Top of THE RECORDS

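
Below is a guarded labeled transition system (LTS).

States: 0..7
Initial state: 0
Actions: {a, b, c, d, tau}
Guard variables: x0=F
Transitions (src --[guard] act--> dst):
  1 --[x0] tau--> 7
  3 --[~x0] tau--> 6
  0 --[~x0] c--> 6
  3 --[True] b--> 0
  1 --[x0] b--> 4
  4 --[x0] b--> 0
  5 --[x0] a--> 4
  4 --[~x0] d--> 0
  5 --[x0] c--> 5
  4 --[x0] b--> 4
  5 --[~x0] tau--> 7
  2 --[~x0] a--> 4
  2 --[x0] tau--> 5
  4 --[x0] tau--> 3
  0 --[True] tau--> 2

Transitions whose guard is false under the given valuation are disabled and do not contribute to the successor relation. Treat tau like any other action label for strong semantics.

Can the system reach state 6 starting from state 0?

Answer: REACHABLE

Working:
7 transition(s) survive guard evaluation.
Layer 0: {0}
Layer 1: {2,6}  total {0,2,6}
Layer 2: {4}  total {0,2,4,6}
Reach set: {0,2,4,6}
Path to 6: c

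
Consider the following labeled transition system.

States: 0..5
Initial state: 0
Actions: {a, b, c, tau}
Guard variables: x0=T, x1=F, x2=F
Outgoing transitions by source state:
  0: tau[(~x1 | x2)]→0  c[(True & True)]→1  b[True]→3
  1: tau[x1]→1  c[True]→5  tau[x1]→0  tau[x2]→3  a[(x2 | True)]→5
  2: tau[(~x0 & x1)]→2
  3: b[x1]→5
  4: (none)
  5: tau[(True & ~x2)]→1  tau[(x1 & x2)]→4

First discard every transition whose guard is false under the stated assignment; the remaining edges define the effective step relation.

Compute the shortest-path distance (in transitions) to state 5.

Layered search for 5:
  Layer 0: {0}
  Layer 1: {1,3}
  Layer 2: {5}
5 enters at depth 2; path c·a

Answer: 2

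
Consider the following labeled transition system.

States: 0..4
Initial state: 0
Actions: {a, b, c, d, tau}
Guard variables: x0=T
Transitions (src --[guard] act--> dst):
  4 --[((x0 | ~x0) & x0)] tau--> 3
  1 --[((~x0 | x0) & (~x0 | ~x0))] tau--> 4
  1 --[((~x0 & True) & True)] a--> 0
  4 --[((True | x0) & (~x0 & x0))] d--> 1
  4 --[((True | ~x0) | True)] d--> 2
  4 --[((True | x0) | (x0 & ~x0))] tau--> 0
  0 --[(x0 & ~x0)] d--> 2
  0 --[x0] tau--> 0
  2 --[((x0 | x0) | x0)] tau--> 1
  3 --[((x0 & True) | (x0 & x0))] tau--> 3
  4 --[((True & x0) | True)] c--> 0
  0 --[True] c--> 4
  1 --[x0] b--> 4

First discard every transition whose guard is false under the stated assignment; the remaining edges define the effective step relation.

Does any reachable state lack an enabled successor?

Answer: DEADLOCK-FREE

Trace:
Reach set: {0,1,2,3,4}
  0: c→4  tau→0  [deg 2]
  1: b→4  [deg 1]
  2: tau→1  [deg 1]
  3: tau→3  [deg 1]
  4: c→0  d→2  tau→0  tau→3  [deg 4]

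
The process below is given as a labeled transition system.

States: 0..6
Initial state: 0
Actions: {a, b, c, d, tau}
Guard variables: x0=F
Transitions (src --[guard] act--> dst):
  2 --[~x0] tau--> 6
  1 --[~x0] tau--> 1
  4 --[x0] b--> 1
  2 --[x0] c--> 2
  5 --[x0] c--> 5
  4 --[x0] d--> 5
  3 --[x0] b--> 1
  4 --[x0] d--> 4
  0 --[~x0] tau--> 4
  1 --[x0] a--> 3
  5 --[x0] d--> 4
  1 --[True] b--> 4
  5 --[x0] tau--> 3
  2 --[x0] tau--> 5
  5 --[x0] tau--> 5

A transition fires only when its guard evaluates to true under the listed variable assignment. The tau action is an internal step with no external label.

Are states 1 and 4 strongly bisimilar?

Compute ~ classes (split until stable):
  π0 = {{0,1,2,3,4,5,6}}
  π1 = {{0,2},{1},{3,4,5,6}}
stable after 2 split(s): 3 block(s)
1∈{1}, 4∈{3,4,5,6}

Answer: NOT BISIMILAR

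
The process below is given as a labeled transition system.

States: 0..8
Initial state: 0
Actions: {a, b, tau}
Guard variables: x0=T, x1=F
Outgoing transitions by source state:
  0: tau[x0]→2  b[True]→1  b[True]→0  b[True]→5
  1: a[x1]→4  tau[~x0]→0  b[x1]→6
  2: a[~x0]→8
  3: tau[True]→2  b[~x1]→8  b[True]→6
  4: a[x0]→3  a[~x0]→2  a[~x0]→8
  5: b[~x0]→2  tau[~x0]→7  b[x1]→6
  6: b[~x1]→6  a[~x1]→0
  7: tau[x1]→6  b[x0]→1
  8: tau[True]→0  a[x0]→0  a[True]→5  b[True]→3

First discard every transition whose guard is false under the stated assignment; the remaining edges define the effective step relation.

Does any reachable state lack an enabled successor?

Answer: DEADLOCK at state 1

Trace:
Reachable = {0,1,2,5}
  0: b→0  b→1  b→5  tau→2  [4 out]
  1: ∅  [STUCK]
  2: ∅  [STUCK]
  5: ∅  [STUCK]
Path to 1: b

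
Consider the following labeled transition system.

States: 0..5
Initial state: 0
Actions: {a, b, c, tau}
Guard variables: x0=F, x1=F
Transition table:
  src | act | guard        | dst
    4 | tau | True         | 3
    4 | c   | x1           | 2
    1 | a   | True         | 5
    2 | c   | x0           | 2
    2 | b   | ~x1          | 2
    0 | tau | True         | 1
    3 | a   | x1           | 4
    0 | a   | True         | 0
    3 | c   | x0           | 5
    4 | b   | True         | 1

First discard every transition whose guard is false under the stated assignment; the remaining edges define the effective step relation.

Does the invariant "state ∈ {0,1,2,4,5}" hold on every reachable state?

Answer: INVARIANT HOLDS

Trace:
Inv-set: {0,1,2,4,5}
R = {0,1,5}
  0: ok
  1: ok
  5: ok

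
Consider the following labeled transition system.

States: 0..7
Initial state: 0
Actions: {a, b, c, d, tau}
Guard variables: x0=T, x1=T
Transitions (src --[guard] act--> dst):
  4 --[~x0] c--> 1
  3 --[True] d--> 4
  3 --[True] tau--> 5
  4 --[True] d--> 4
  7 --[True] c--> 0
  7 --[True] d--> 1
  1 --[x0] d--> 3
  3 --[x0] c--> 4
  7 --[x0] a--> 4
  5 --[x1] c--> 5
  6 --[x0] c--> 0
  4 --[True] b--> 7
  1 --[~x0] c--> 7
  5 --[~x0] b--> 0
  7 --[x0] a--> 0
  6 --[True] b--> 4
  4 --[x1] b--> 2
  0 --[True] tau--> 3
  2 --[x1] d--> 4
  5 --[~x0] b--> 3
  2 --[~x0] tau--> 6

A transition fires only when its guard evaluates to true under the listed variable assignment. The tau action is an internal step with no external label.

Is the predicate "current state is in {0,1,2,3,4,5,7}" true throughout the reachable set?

Safe = {0,1,2,3,4,5,7}
R = {0,1,2,3,4,5,7}
  0: ok
  1: ok
  2: ok
  3: ok
  4: ok
  5: ok
  7: ok

Answer: INVARIANT HOLDS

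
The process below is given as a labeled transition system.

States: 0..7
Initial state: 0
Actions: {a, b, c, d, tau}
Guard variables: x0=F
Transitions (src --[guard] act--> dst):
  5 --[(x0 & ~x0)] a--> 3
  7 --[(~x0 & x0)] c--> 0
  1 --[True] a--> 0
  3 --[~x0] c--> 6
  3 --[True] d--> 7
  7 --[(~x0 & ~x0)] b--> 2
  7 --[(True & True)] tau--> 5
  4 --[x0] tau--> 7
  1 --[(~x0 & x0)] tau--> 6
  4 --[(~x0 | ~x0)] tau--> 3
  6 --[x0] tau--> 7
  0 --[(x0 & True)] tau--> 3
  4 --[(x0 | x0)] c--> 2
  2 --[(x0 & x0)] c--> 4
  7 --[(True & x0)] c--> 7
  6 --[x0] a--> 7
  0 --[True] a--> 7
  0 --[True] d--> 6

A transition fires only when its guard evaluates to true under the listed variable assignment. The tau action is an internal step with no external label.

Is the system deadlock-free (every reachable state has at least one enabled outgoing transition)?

R = {0,2,5,6,7}
  0: a→7  d→6  [2 out]
  2: ∅  [deadlock]
  5: ∅  [deadlock]
  6: ∅  [deadlock]
  7: b→2  tau→5  [2 out]
trace reaching 2: a·b

Answer: DEADLOCK at state 2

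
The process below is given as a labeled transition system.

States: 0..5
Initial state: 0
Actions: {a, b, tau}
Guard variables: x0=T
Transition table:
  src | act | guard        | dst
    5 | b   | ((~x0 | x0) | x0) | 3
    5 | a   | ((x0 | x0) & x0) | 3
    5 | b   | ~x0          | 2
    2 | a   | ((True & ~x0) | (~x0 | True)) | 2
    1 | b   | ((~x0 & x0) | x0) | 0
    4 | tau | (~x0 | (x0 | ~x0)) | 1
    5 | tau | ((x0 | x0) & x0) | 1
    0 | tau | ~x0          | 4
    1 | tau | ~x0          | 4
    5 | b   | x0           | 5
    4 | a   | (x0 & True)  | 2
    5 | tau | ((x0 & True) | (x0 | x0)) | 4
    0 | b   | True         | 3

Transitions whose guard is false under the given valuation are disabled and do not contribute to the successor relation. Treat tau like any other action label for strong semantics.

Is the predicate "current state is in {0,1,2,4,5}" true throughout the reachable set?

Inv-set: {0,1,2,4,5}
Reach set: {0,3}
  0: ok
  3: ✗ unsafe
reach 3 via b — violates

Answer: INVARIANT VIOLATED at state 3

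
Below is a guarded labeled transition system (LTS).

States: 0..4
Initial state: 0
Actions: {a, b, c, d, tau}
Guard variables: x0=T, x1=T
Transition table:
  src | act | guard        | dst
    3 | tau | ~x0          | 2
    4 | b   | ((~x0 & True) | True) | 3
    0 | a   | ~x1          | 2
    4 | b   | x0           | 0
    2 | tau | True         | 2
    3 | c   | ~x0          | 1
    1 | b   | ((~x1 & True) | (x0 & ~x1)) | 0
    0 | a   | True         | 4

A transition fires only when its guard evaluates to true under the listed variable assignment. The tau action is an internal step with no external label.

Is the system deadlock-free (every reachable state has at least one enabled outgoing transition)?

Answer: DEADLOCK at state 3

Trace:
Reach set: {0,3,4}
  0: a→4  [deg 1]
  3: ∅  [deadlock]
  4: b→0  b→3  [deg 2]
trace reaching 3: a·b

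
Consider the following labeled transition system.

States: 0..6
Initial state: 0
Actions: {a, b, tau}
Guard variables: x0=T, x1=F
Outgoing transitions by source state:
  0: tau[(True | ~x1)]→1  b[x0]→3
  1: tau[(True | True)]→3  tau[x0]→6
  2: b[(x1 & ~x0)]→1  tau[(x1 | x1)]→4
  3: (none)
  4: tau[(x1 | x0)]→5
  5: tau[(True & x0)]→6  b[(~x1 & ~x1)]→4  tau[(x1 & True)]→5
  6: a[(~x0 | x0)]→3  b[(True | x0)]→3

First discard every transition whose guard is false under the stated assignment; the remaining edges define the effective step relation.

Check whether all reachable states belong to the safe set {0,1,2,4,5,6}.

Answer: INVARIANT VIOLATED at state 3

Analysis:
Inv-set: {0,1,2,4,5,6}
Reachable = {0,1,3,6}
  0: safe
  1: safe
  3: outside
  6: safe
reach 3 via b — violates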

Bottom of THE RECORDS

AIM OF THE EXERCISE
Retype the entries exactly from the first line, stopping after the line with "0 --[True] tau--> 2".

EXERCISE RESULT
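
Below is a guarded labeled transition system (LTS).

States: 0..7
Initial state: 0
Actions: {a, b, c, d, tau}
Guard variables: x0=F
Transitions (src --[guard] act--> dst):
  1 --[x0] tau--> 7
  3 --[~x0] tau--> 6
  0 --[~x0] c--> 6
  3 --[True] b--> 0
  1 --[x0] b--> 4
  4 --[x0] b--> 0
  5 --[x0] a--> 4
  4 --[~x0] d--> 0
  5 --[x0] c--> 5
  4 --[x0] b--> 4
  5 --[~x0] tau--> 7
  2 --[~x0] a--> 4
  2 --[x0] tau--> 5
  4 --[x0] tau--> 3
  0 --[True] tau--> 2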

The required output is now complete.